Records for the exercise section start
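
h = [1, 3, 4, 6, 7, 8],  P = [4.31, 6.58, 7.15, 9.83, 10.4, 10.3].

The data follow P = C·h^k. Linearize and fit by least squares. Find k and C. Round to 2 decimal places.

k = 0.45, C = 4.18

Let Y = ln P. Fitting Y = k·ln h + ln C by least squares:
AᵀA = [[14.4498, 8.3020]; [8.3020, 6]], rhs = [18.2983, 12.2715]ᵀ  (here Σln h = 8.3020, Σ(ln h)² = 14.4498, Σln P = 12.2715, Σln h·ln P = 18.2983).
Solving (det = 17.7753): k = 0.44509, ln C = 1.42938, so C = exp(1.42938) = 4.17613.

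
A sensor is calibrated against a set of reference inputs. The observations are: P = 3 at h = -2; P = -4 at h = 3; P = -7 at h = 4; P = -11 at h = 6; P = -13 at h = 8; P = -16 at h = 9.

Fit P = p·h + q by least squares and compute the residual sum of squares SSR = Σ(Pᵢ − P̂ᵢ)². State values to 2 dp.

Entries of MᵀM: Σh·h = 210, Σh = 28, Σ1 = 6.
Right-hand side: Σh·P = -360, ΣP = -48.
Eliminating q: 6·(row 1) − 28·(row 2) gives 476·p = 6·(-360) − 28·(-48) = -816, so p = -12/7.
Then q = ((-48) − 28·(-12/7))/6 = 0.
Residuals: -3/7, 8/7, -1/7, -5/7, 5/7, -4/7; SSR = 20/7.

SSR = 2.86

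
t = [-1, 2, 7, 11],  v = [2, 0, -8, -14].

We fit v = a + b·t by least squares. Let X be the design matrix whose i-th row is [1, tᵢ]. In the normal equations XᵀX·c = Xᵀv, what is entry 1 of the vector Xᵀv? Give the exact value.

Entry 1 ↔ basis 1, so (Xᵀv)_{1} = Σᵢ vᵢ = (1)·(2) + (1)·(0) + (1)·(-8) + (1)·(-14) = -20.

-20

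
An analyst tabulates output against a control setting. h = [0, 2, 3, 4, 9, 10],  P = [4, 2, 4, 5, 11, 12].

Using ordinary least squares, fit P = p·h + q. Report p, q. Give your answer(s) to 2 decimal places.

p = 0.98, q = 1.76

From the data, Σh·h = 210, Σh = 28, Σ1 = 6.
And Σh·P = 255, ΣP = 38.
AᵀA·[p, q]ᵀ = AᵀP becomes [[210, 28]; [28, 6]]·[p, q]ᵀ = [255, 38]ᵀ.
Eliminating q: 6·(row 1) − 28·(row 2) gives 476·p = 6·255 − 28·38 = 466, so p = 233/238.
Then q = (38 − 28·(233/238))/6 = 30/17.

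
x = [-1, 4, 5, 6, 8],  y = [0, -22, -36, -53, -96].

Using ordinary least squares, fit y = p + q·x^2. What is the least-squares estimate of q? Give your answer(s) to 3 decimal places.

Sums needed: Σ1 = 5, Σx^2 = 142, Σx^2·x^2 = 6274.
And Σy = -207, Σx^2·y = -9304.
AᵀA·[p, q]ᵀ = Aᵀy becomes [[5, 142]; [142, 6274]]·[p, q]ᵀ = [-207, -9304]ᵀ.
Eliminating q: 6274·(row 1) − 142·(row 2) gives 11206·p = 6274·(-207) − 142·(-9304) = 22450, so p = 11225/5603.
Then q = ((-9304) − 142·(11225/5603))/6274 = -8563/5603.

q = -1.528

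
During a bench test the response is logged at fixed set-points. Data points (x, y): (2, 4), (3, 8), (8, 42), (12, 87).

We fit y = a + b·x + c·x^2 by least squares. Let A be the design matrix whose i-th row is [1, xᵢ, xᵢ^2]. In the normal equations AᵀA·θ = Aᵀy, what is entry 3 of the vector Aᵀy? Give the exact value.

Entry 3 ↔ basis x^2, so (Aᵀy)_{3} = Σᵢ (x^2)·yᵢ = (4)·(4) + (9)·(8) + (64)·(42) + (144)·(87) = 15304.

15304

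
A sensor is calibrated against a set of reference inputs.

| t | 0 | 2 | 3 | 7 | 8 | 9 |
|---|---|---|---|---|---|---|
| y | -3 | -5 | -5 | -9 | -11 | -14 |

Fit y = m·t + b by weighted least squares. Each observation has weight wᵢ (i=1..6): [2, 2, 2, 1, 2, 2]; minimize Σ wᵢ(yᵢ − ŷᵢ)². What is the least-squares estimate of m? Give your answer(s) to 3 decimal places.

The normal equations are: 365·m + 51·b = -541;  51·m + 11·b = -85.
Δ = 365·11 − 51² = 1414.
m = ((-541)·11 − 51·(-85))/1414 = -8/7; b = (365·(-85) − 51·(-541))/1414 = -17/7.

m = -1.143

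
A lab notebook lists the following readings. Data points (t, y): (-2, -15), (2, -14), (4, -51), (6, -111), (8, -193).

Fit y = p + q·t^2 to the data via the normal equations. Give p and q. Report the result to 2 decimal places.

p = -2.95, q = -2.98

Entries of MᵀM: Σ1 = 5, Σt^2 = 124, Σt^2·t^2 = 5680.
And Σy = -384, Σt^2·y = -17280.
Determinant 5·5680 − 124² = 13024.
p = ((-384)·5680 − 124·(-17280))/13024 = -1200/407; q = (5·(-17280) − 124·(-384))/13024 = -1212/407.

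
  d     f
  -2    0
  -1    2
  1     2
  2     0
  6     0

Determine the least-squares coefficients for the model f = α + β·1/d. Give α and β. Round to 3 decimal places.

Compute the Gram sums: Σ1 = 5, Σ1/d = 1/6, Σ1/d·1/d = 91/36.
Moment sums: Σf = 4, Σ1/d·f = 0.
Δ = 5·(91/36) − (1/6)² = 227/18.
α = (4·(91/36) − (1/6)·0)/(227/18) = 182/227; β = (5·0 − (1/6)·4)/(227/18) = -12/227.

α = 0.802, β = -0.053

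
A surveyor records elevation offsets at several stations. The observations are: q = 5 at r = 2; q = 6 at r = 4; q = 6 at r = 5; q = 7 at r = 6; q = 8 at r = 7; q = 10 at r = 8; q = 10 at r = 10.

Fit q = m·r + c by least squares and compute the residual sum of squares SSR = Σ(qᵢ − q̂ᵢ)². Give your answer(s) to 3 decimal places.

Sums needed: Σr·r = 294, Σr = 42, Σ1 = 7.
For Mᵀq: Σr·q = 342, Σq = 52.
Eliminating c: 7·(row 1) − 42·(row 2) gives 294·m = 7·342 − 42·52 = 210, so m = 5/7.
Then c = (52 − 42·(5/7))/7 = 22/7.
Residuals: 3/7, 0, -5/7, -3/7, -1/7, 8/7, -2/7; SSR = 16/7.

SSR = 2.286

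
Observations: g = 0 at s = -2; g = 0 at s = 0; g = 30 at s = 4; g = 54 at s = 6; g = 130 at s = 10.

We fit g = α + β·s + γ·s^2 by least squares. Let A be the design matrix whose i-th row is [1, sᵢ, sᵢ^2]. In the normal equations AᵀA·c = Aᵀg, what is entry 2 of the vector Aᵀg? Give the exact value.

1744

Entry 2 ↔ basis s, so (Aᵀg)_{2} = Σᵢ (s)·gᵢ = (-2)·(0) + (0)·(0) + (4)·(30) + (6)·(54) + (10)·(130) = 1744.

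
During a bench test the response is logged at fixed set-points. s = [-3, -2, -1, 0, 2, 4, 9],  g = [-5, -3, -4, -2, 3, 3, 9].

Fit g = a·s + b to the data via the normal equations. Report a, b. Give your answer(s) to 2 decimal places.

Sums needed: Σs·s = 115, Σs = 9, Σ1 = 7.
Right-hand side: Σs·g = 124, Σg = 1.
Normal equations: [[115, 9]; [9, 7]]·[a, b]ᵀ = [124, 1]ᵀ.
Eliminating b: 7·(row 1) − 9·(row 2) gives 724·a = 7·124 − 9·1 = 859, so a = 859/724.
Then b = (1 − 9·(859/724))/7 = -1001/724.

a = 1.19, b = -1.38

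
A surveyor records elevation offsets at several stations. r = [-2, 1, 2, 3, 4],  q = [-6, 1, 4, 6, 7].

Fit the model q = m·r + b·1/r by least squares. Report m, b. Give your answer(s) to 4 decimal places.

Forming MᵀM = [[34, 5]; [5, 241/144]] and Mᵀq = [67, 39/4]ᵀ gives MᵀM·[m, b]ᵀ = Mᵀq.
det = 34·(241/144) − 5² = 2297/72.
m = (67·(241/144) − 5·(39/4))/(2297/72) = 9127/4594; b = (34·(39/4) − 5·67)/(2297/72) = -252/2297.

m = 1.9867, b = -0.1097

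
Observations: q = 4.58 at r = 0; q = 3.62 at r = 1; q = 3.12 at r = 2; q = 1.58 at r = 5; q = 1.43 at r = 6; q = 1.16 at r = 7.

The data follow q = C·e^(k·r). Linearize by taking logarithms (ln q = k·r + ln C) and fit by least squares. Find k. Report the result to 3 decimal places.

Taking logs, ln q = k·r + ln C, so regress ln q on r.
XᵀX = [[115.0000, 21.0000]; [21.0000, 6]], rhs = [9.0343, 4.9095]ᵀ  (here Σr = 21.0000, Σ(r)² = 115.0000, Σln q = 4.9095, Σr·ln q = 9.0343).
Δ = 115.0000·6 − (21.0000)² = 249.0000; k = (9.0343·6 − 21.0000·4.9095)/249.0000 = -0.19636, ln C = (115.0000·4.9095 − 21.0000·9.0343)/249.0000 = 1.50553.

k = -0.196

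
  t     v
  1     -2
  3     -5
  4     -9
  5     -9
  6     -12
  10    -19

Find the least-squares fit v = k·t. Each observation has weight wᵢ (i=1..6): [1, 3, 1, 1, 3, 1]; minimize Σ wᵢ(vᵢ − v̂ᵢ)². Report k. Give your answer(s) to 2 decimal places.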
Records for the exercise section end
Records for the exercise section start
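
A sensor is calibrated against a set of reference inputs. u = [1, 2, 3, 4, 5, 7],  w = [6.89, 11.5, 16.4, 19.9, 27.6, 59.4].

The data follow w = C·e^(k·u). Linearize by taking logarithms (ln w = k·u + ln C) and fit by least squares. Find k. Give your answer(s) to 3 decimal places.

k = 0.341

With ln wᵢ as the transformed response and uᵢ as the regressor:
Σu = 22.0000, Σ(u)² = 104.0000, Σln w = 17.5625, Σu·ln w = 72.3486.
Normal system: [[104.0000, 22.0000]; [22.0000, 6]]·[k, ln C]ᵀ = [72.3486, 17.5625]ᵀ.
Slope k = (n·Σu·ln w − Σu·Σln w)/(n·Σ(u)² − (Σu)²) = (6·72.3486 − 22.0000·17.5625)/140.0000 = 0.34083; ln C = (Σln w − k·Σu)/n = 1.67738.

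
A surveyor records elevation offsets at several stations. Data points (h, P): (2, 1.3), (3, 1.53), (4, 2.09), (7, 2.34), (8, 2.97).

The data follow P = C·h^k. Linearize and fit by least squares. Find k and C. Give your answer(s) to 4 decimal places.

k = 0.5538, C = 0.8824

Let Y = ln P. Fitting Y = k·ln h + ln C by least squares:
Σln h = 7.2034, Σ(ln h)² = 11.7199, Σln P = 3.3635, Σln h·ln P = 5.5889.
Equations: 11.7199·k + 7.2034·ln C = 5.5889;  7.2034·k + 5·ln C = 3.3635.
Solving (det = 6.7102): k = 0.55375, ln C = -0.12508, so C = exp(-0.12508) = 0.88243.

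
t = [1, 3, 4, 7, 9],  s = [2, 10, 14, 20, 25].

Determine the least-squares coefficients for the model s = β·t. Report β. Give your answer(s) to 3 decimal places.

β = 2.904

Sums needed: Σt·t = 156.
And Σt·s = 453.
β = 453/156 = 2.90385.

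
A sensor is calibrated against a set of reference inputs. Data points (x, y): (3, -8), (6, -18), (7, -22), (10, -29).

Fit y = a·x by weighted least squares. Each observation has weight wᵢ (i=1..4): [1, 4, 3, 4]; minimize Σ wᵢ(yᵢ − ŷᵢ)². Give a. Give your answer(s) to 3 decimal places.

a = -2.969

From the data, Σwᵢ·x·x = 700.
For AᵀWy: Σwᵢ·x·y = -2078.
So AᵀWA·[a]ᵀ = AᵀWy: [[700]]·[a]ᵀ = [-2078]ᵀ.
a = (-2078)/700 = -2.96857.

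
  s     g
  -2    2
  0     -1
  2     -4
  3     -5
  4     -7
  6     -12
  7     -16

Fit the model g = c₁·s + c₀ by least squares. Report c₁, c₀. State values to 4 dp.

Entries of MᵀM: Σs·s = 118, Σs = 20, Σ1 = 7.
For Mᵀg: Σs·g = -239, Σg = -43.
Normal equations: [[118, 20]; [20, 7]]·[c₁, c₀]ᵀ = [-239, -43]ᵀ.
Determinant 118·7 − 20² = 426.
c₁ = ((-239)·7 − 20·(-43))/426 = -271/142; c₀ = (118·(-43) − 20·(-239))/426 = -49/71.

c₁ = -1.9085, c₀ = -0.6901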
Records for the exercise section end
Filter the lines above so that only those with the string "against" remain, then copy them.

Task output:
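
A sensor is calibrated against a set of reference inputs. The observations are: P = 3 at h = -2; P = -4 at h = 3; P = -7 at h = 4; P = -11 at h = 6; P = -13 at h = 8; P = -16 at h = 9.
An analyst tabulates output against a control setting. h = [0, 2, 3, 4, 9, 10],  P = [4, 2, 4, 5, 11, 12].
A sensor is calibrated against a set of reference inputs.
A sensor is calibrated against a set of reference inputs. u = [1, 2, 3, 4, 5, 7],  w = [6.89, 11.5, 16.4, 19.9, 27.6, 59.4].
A sensor is calibrated against a set of reference inputs. Data points (x, y): (3, -8), (6, -18), (7, -22), (10, -29).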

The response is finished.